**Extracted data:**
[Start of Attachment]
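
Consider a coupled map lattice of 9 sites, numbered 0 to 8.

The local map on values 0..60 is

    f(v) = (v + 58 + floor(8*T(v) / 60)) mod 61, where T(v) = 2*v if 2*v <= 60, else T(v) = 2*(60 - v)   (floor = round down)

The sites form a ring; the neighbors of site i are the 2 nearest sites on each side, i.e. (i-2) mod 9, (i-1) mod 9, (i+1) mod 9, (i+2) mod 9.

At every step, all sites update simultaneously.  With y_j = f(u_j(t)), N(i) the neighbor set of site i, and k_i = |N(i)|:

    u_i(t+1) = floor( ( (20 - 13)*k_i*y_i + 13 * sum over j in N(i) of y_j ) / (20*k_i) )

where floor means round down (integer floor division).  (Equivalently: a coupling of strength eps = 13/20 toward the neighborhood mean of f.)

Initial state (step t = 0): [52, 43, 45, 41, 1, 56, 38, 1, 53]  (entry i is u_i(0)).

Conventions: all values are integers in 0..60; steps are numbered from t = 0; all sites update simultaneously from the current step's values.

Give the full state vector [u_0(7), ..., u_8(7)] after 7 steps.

Answer: [47, 47, 47, 47, 47, 47, 47, 47, 47]

Derivation:
t=0: [52, 43, 45, 41, 1, 56, 38, 1, 53]
t=1: [50, 46, 48, 48, 50, 51, 50, 52, 49]
t=2: [48, 47, 48, 48, 48, 49, 49, 49, 48]
t=3: [47, 47, 47, 47, 48, 48, 48, 48, 47]
t=4: [47, 47, 47, 47, 47, 47, 47, 47, 47]
t=5: [47, 47, 47, 47, 47, 47, 47, 47, 47]
t=6: [47, 47, 47, 47, 47, 47, 47, 47, 47]
t=7: [47, 47, 47, 47, 47, 47, 47, 47, 47]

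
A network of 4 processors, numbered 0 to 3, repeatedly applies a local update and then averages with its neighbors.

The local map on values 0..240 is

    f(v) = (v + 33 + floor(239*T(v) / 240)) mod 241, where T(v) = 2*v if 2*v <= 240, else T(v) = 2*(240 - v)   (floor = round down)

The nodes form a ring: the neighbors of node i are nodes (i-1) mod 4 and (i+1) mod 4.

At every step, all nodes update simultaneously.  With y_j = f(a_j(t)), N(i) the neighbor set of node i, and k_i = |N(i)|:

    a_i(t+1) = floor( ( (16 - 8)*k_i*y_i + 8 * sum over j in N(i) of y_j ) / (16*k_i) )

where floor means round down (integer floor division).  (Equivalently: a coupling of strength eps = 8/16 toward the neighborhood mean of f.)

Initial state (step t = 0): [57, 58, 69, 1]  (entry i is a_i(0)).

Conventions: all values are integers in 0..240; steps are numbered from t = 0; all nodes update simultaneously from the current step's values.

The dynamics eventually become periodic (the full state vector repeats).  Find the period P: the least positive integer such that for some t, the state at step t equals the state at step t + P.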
[End of Attachment]
**Exercise directions:** Exact output of every entry is required.

**Answer to this problem:**
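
Consider a coupled map lattice of 9 sites, numbered 0 to 8.

The local map on values 0..60 is

    f(v) = (v + 58 + floor(8*T(v) / 60)) mod 61, where T(v) = 2*v if 2*v <= 60, else T(v) = 2*(60 - v)   (floor = round down)

The sites form a ring; the neighbors of site i are the 2 nearest sites on each side, i.e. (i-2) mod 9, (i-1) mod 9, (i+1) mod 9, (i+2) mod 9.

At every step, all sites update simultaneously.  With y_j = f(u_j(t)), N(i) the neighbor set of site i, and k_i = |N(i)|:

    u_i(t+1) = floor( ( (20 - 13)*k_i*y_i + 13 * sum over j in N(i) of y_j ) / (20*k_i) )

where floor means round down (integer floor division).  (Equivalently: a coupling of strength eps = 13/20 toward the neighborhood mean of f.)

Initial state (step t = 0): [52, 43, 45, 41, 1, 56, 38, 1, 53]  (entry i is u_i(0)).

Conventions: all values are integers in 0..60; steps are numbered from t = 0; all sites update simultaneously from the current step's values.

Give the full state vector [u_0(7), ..., u_8(7)] after 7 steps.

Answer: [47, 47, 47, 47, 47, 47, 47, 47, 47]

Derivation:
t=0: [52, 43, 45, 41, 1, 56, 38, 1, 53]
t=1: [50, 46, 48, 48, 50, 51, 50, 52, 49]
t=2: [48, 47, 48, 48, 48, 49, 49, 49, 48]
t=3: [47, 47, 47, 47, 48, 48, 48, 48, 47]
t=4: [47, 47, 47, 47, 47, 47, 47, 47, 47]
t=5: [47, 47, 47, 47, 47, 47, 47, 47, 47]
t=6: [47, 47, 47, 47, 47, 47, 47, 47, 47]
t=7: [47, 47, 47, 47, 47, 47, 47, 47, 47]

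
A network of 4 processors, numbered 0 to 3, repeatedly applies a local update and then averages with its neighbors.

The local map on values 0..240 is

    f(v) = (v + 33 + floor(239*T(v) / 240)) mod 241, where T(v) = 2*v if 2*v <= 240, else T(v) = 2*(240 - v)   (floor = round down)

The nodes form a ring: the neighbors of node i are nodes (i-1) mod 4 and (i+1) mod 4.

At every step, all nodes update simultaneously.  With y_j = f(a_j(t)), N(i) the neighbor set of node i, and k_i = |N(i)|:

    a_i(t+1) = floor( ( (16 - 8)*k_i*y_i + 8 * sum over j in N(i) of y_j ) / (16*k_i) )

where floor means round down (integer floor division).  (Equivalently: a coupling of strength eps = 8/16 toward the neighborhood mean of f.)

Initial state (step t = 0): [57, 58, 69, 1]  (entry i is a_i(0)).

Conventions: all values are integers in 0..240; steps are numbered from t = 0; all nodes update simultaneously from the current step's values.

The dynamics eventually become periodic (the full state vector repeats).  Find the period P: the least positive integer such that for some t, the state at step t equals the state at step t + P.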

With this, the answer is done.